*PROBLEM REQUIREMENTS:* For each line in the records, produce an exact copy.

*TASK MATERIAL:*
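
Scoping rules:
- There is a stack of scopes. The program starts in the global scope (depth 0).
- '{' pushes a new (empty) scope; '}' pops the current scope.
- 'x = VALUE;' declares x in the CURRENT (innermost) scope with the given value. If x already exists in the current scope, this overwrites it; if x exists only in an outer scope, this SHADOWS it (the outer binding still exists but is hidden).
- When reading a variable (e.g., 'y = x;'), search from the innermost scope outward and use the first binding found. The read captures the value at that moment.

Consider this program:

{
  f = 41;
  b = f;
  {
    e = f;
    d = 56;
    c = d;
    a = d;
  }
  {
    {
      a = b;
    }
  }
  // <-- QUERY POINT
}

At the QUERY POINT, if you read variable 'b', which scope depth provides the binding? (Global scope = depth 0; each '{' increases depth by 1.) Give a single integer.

Answer: 1

Derivation:
Step 1: enter scope (depth=1)
Step 2: declare f=41 at depth 1
Step 3: declare b=(read f)=41 at depth 1
Step 4: enter scope (depth=2)
Step 5: declare e=(read f)=41 at depth 2
Step 6: declare d=56 at depth 2
Step 7: declare c=(read d)=56 at depth 2
Step 8: declare a=(read d)=56 at depth 2
Step 9: exit scope (depth=1)
Step 10: enter scope (depth=2)
Step 11: enter scope (depth=3)
Step 12: declare a=(read b)=41 at depth 3
Step 13: exit scope (depth=2)
Step 14: exit scope (depth=1)
Visible at query point: b=41 f=41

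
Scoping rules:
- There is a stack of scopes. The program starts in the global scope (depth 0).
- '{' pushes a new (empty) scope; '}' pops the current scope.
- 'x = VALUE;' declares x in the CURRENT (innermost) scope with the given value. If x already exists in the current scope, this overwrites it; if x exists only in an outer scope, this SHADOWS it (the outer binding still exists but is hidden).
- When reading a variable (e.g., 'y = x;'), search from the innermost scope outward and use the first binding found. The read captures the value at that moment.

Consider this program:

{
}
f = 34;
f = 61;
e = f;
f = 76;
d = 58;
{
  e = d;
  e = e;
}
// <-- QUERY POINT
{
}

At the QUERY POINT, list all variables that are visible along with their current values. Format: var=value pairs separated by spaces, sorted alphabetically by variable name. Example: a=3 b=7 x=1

Step 1: enter scope (depth=1)
Step 2: exit scope (depth=0)
Step 3: declare f=34 at depth 0
Step 4: declare f=61 at depth 0
Step 5: declare e=(read f)=61 at depth 0
Step 6: declare f=76 at depth 0
Step 7: declare d=58 at depth 0
Step 8: enter scope (depth=1)
Step 9: declare e=(read d)=58 at depth 1
Step 10: declare e=(read e)=58 at depth 1
Step 11: exit scope (depth=0)
Visible at query point: d=58 e=61 f=76

Answer: d=58 e=61 f=76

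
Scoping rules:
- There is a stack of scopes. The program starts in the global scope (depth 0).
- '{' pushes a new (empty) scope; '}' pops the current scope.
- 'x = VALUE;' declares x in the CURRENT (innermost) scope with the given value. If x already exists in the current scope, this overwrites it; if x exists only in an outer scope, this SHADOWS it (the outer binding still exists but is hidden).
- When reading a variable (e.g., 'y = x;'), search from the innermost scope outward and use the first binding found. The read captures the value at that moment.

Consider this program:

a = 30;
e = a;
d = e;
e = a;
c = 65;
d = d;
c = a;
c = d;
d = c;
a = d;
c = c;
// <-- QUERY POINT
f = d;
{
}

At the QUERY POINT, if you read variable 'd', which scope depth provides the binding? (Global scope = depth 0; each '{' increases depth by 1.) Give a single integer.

Step 1: declare a=30 at depth 0
Step 2: declare e=(read a)=30 at depth 0
Step 3: declare d=(read e)=30 at depth 0
Step 4: declare e=(read a)=30 at depth 0
Step 5: declare c=65 at depth 0
Step 6: declare d=(read d)=30 at depth 0
Step 7: declare c=(read a)=30 at depth 0
Step 8: declare c=(read d)=30 at depth 0
Step 9: declare d=(read c)=30 at depth 0
Step 10: declare a=(read d)=30 at depth 0
Step 11: declare c=(read c)=30 at depth 0
Visible at query point: a=30 c=30 d=30 e=30

Answer: 0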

*PROBLEM SOLUTION:*
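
Scoping rules:
- There is a stack of scopes. The program starts in the global scope (depth 0).
- '{' pushes a new (empty) scope; '}' pops the current scope.
- 'x = VALUE;' declares x in the CURRENT (innermost) scope with the given value. If x already exists in the current scope, this overwrites it; if x exists only in an outer scope, this SHADOWS it (the outer binding still exists but is hidden).
- When reading a variable (e.g., 'y = x;'), search from the innermost scope outward and use the first binding found. The read captures the value at that moment.

Consider this program:

{
  f = 41;
  b = f;
  {
    e = f;
    d = 56;
    c = d;
    a = d;
  }
  {
    {
      a = b;
    }
  }
  // <-- QUERY POINT
}

At the QUERY POINT, if you read variable 'b', which scope depth provides the binding? (Global scope = depth 0; each '{' increases depth by 1.) Give a single integer.

Answer: 1

Derivation:
Step 1: enter scope (depth=1)
Step 2: declare f=41 at depth 1
Step 3: declare b=(read f)=41 at depth 1
Step 4: enter scope (depth=2)
Step 5: declare e=(read f)=41 at depth 2
Step 6: declare d=56 at depth 2
Step 7: declare c=(read d)=56 at depth 2
Step 8: declare a=(read d)=56 at depth 2
Step 9: exit scope (depth=1)
Step 10: enter scope (depth=2)
Step 11: enter scope (depth=3)
Step 12: declare a=(read b)=41 at depth 3
Step 13: exit scope (depth=2)
Step 14: exit scope (depth=1)
Visible at query point: b=41 f=41

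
Scoping rules:
- There is a stack of scopes. The program starts in the global scope (depth 0).
- '{' pushes a new (empty) scope; '}' pops the current scope.
- 'x = VALUE;' declares x in the CURRENT (innermost) scope with the given value. If x already exists in the current scope, this overwrites it; if x exists only in an outer scope, this SHADOWS it (the outer binding still exists but is hidden).
- When reading a variable (e.g., 'y = x;'), search from the innermost scope outward and use the first binding found. The read captures the value at that moment.

Consider this program:

{
}
f = 34;
f = 61;
e = f;
f = 76;
d = 58;
{
  e = d;
  e = e;
}
// <-- QUERY POINT
{
}

At the QUERY POINT, list all variables that are visible along with their current values. Format: var=value pairs separated by spaces, sorted alphabetically by variable name. Example: a=3 b=7 x=1

Step 1: enter scope (depth=1)
Step 2: exit scope (depth=0)
Step 3: declare f=34 at depth 0
Step 4: declare f=61 at depth 0
Step 5: declare e=(read f)=61 at depth 0
Step 6: declare f=76 at depth 0
Step 7: declare d=58 at depth 0
Step 8: enter scope (depth=1)
Step 9: declare e=(read d)=58 at depth 1
Step 10: declare e=(read e)=58 at depth 1
Step 11: exit scope (depth=0)
Visible at query point: d=58 e=61 f=76

Answer: d=58 e=61 f=76

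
Scoping rules:
- There is a stack of scopes. The program starts in the global scope (depth 0).
- '{' pushes a new (empty) scope; '}' pops the current scope.
- 'x = VALUE;' declares x in the CURRENT (innermost) scope with the given value. If x already exists in the current scope, this overwrites it; if x exists only in an outer scope, this SHADOWS it (the outer binding still exists but is hidden).
- When reading a variable (e.g., 'y = x;'), search from the innermost scope outward and use the first binding found. The read captures the value at that moment.

Consider this program:

a = 30;
e = a;
d = e;
e = a;
c = 65;
d = d;
c = a;
c = d;
d = c;
a = d;
c = c;
// <-- QUERY POINT
f = d;
{
}

At the QUERY POINT, if you read variable 'd', which scope depth provides the binding? (Global scope = depth 0; each '{' increases depth by 1.) Give a single integer.

Step 1: declare a=30 at depth 0
Step 2: declare e=(read a)=30 at depth 0
Step 3: declare d=(read e)=30 at depth 0
Step 4: declare e=(read a)=30 at depth 0
Step 5: declare c=65 at depth 0
Step 6: declare d=(read d)=30 at depth 0
Step 7: declare c=(read a)=30 at depth 0
Step 8: declare c=(read d)=30 at depth 0
Step 9: declare d=(read c)=30 at depth 0
Step 10: declare a=(read d)=30 at depth 0
Step 11: declare c=(read c)=30 at depth 0
Visible at query point: a=30 c=30 d=30 e=30

Answer: 0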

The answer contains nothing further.